• **DATA**
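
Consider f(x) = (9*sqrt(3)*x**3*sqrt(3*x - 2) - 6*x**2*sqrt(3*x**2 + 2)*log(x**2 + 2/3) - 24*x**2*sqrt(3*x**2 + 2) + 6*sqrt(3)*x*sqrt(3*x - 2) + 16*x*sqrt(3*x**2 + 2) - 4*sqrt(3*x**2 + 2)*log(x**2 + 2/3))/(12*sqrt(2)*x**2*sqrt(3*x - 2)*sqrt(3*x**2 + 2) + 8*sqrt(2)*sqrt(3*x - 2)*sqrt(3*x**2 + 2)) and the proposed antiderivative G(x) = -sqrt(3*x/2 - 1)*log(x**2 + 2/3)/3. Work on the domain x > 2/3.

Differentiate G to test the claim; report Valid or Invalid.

Invalid: d/dx[G] - f = -3*sqrt(6)*x/(8*sqrt(3*x**2 + 2)), which is not 0.

d/dx[G] = (-3*x**2*log(x**2 + 2/3) - 12*x**2 + 8*x - 2*log(x**2 + 2/3))/(6*sqrt(2)*x**2*sqrt(3*x - 2) + 4*sqrt(2)*sqrt(3*x - 2))
d/dx[G] - f(x) = -3*sqrt(6)*x/(8*sqrt(3*x**2 + 2)) != 0.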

• **ASSIGNMENT**
An exact copy of every line above is needed.

• **ANSWER TO THIS TASK**
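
Consider f(x) = (9*sqrt(3)*x**3*sqrt(3*x - 2) - 6*x**2*sqrt(3*x**2 + 2)*log(x**2 + 2/3) - 24*x**2*sqrt(3*x**2 + 2) + 6*sqrt(3)*x*sqrt(3*x - 2) + 16*x*sqrt(3*x**2 + 2) - 4*sqrt(3*x**2 + 2)*log(x**2 + 2/3))/(12*sqrt(2)*x**2*sqrt(3*x - 2)*sqrt(3*x**2 + 2) + 8*sqrt(2)*sqrt(3*x - 2)*sqrt(3*x**2 + 2)) and the proposed antiderivative G(x) = -sqrt(3*x/2 - 1)*log(x**2 + 2/3)/3. Work on the domain x > 2/3.

Differentiate G to test the claim; report Valid or Invalid.

Invalid: d/dx[G] - f = -3*sqrt(6)*x/(8*sqrt(3*x**2 + 2)), which is not 0.

d/dx[G] = (-3*x**2*log(x**2 + 2/3) - 12*x**2 + 8*x - 2*log(x**2 + 2/3))/(6*sqrt(2)*x**2*sqrt(3*x - 2) + 4*sqrt(2)*sqrt(3*x - 2))
d/dx[G] - f(x) = -3*sqrt(6)*x/(8*sqrt(3*x**2 + 2)) != 0.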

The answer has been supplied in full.